----- Record excerpts -----
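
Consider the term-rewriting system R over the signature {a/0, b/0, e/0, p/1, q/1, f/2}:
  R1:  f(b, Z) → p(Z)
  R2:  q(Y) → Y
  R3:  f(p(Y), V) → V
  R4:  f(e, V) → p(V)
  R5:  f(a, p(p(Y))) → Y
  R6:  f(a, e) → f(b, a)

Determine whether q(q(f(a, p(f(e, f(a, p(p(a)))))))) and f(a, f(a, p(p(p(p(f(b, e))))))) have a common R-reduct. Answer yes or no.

Reduce t₁ = q(q(f(a, p(f(e, f(a, p(p(a)))))))):
1. q(q(f(a, p(f(e, f(a, p(p(a))))))))  →  q(f(a, p(f(e, f(a, p(p(a)))))))   [R2 at ε]
2. q(f(a, p(f(e, f(a, p(p(a)))))))  →  f(a, p(f(e, f(a, p(p(a))))))   [R2 at ε]
3. f(a, p(f(e, f(a, p(p(a))))))  →  f(a, p(p(f(a, p(p(a))))))   [R4 at 2.1]
4. f(a, p(p(f(a, p(p(a))))))  →  f(a, p(p(a)))   [R5 at ε]
5. f(a, p(p(a)))  →  a   [R5 at ε]

Reduce t₂ = f(a, f(a, p(p(p(p(f(b, e))))))):
1. f(a, f(a, p(p(p(p(f(b, e)))))))  →  f(a, p(p(f(b, e))))   [R5 at 2]
2. f(a, p(p(f(b, e))))  →  f(b, e)   [R5 at ε]
3. f(b, e)  →  p(e)   [R1 at ε]

no — NF(t₁) = a, NF(t₂) = p(e)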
-----
**The task**:
The answer is every entry, copied word for word.

**Final answer**:
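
Consider the term-rewriting system R over the signature {a/0, b/0, e/0, p/1, q/1, f/2}:
  R1:  f(b, Z) → p(Z)
  R2:  q(Y) → Y
  R3:  f(p(Y), V) → V
  R4:  f(e, V) → p(V)
  R5:  f(a, p(p(Y))) → Y
  R6:  f(a, e) → f(b, a)

Determine whether q(q(f(a, p(f(e, f(a, p(p(a)))))))) and f(a, f(a, p(p(p(p(f(b, e))))))) have a common R-reduct. Answer yes or no.

Reduce t₁ = q(q(f(a, p(f(e, f(a, p(p(a)))))))):
1. q(q(f(a, p(f(e, f(a, p(p(a))))))))  →  q(f(a, p(f(e, f(a, p(p(a)))))))   [R2 at ε]
2. q(f(a, p(f(e, f(a, p(p(a)))))))  →  f(a, p(f(e, f(a, p(p(a))))))   [R2 at ε]
3. f(a, p(f(e, f(a, p(p(a))))))  →  f(a, p(p(f(a, p(p(a))))))   [R4 at 2.1]
4. f(a, p(p(f(a, p(p(a))))))  →  f(a, p(p(a)))   [R5 at ε]
5. f(a, p(p(a)))  →  a   [R5 at ε]

Reduce t₂ = f(a, f(a, p(p(p(p(f(b, e))))))):
1. f(a, f(a, p(p(p(p(f(b, e)))))))  →  f(a, p(p(f(b, e))))   [R5 at 2]
2. f(a, p(p(f(b, e))))  →  f(b, e)   [R5 at ε]
3. f(b, e)  →  p(e)   [R1 at ε]

no — NF(t₁) = a, NF(t₂) = p(e)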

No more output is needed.